- **Stored data**:
-=-=-=-=-

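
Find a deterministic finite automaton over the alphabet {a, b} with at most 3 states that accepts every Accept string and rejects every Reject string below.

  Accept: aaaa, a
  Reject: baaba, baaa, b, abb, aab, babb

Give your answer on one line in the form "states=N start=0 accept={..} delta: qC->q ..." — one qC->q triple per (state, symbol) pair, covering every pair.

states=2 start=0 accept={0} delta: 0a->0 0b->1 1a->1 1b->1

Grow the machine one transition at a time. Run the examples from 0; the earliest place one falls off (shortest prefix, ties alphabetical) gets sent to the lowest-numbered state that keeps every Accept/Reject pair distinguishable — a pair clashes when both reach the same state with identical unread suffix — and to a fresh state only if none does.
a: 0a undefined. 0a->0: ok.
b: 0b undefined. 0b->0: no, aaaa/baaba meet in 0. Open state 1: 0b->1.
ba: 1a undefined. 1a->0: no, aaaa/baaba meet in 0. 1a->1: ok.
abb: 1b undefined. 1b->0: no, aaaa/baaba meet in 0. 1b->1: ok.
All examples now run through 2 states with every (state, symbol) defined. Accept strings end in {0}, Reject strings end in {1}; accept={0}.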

-=-=-=-=-

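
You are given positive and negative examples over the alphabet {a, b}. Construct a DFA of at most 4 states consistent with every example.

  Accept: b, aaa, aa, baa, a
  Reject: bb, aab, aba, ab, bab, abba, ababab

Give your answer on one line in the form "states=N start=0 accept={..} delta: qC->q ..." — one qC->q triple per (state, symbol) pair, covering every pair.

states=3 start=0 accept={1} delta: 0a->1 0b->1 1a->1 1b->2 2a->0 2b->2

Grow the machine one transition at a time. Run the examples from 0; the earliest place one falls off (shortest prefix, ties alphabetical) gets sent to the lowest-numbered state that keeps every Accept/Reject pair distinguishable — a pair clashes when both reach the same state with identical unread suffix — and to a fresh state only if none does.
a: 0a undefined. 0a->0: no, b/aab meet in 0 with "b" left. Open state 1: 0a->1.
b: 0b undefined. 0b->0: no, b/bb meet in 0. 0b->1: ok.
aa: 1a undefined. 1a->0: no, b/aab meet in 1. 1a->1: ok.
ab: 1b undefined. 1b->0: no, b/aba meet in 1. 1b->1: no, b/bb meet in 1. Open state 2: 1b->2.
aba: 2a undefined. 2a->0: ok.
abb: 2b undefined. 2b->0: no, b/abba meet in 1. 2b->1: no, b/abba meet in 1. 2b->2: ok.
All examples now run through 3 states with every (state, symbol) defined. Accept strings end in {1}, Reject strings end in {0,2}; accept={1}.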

-=-=-=-=-

- **Task instructions**: Among the entries, find every line holding "most" and return it.

- **Solution to the problem**:
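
Find a deterministic finite automaton over the alphabet {a, b} with at most 3 states that accepts every Accept string and rejects every Reject string below.
You are given positive and negative examples over the alphabet {a, b}. Construct a DFA of at most 4 states consistent with every example.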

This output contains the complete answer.